RECORDED INFORMATION:
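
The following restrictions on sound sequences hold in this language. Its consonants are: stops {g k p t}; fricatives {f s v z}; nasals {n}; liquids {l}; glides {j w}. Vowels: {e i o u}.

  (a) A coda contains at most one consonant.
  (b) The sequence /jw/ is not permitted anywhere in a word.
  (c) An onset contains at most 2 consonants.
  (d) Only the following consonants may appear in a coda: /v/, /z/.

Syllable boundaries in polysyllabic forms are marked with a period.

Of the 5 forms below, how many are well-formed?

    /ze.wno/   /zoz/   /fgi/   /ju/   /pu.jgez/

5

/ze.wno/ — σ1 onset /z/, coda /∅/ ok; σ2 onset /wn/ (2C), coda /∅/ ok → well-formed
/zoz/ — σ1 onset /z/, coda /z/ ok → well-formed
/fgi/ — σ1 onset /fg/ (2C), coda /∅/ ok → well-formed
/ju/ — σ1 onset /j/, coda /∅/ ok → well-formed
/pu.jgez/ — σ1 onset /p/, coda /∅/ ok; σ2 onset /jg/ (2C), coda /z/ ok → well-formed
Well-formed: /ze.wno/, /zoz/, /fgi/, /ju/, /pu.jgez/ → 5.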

...

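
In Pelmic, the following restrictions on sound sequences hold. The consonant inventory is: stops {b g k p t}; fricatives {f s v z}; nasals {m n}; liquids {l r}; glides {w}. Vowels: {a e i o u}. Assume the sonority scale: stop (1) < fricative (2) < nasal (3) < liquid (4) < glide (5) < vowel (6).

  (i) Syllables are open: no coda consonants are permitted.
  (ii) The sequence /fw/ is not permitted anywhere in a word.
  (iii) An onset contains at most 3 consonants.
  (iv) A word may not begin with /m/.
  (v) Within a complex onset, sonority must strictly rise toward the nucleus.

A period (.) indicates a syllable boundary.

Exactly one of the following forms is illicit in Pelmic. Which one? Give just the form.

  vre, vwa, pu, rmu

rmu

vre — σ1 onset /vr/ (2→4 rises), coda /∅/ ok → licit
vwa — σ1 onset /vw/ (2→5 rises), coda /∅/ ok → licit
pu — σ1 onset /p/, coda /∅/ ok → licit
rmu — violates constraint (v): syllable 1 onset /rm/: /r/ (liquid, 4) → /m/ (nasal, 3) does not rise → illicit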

==

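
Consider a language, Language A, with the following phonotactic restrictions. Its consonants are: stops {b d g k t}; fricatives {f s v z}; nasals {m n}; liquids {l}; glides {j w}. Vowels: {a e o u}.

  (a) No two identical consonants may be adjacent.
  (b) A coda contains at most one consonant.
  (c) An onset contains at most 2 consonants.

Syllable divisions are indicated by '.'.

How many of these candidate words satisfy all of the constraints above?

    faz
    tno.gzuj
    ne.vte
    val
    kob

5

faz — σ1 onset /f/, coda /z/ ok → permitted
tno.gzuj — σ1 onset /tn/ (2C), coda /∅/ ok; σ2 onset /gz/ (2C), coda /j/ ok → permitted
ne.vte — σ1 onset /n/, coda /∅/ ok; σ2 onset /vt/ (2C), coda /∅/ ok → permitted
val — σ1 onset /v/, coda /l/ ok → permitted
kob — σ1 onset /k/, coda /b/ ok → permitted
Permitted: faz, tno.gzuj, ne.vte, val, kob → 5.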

TASK REQUIREMENTS: What you give back must be the stretch above, starting at the line with "The following restrictions on sound sequences hold in" and ending at the line with "Of the 5 forms", copied exactly.

RESULT OF THIS EXERCISE:
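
The following restrictions on sound sequences hold in this language. Its consonants are: stops {g k p t}; fricatives {f s v z}; nasals {n}; liquids {l}; glides {j w}. Vowels: {e i o u}.

  (a) A coda contains at most one consonant.
  (b) The sequence /jw/ is not permitted anywhere in a word.
  (c) An onset contains at most 2 consonants.
  (d) Only the following consonants may appear in a coda: /v/, /z/.

Syllable boundaries in polysyllabic forms are marked with a period.

Of the 5 forms below, how many are well-formed?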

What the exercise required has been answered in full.